▶ ACTIVITY
Could you write out the records below exactly as they appear?

▶ WORKING DATA

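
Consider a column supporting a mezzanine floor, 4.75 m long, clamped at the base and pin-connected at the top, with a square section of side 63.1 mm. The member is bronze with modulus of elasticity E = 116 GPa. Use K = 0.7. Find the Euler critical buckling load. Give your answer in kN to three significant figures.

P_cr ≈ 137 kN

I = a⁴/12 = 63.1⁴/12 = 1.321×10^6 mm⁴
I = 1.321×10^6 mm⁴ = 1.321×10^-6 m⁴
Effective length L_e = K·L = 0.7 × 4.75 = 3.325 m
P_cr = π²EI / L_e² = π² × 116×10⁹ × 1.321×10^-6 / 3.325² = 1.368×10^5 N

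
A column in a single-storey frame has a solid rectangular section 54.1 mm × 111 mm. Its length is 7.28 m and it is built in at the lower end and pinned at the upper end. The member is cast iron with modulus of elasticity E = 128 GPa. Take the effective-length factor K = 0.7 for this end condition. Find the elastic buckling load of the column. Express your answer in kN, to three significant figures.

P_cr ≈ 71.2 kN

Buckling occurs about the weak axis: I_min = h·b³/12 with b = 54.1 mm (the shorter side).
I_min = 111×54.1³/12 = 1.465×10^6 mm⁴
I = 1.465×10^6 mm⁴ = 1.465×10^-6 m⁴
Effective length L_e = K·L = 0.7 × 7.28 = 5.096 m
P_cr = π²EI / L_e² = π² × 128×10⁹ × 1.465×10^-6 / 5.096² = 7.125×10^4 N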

▶ EXPECTED OUTPUT
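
Consider a column supporting a mezzanine floor, 4.75 m long, clamped at the base and pin-connected at the top, with a square section of side 63.1 mm. The member is bronze with modulus of elasticity E = 116 GPa. Use K = 0.7. Find the Euler critical buckling load. Give your answer in kN to three significant figures.

P_cr ≈ 137 kN

I = a⁴/12 = 63.1⁴/12 = 1.321×10^6 mm⁴
I = 1.321×10^6 mm⁴ = 1.321×10^-6 m⁴
Effective length L_e = K·L = 0.7 × 4.75 = 3.325 m
P_cr = π²EI / L_e² = π² × 116×10⁹ × 1.321×10^-6 / 3.325² = 1.368×10^5 N

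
A column in a single-storey frame has a solid rectangular section 54.1 mm × 111 mm. Its length is 7.28 m and it is built in at the lower end and pinned at the upper end. The member is cast iron with modulus of elasticity E = 128 GPa. Take the effective-length factor K = 0.7 for this end condition. Find the elastic buckling load of the column. Express your answer in kN, to three significant figures.

P_cr ≈ 71.2 kN

Buckling occurs about the weak axis: I_min = h·b³/12 with b = 54.1 mm (the shorter side).
I_min = 111×54.1³/12 = 1.465×10^6 mm⁴
I = 1.465×10^6 mm⁴ = 1.465×10^-6 m⁴
Effective length L_e = K·L = 0.7 × 7.28 = 5.096 m
P_cr = π²EI / L_e² = π² × 128×10⁹ × 1.465×10^-6 / 5.096² = 7.125×10^4 N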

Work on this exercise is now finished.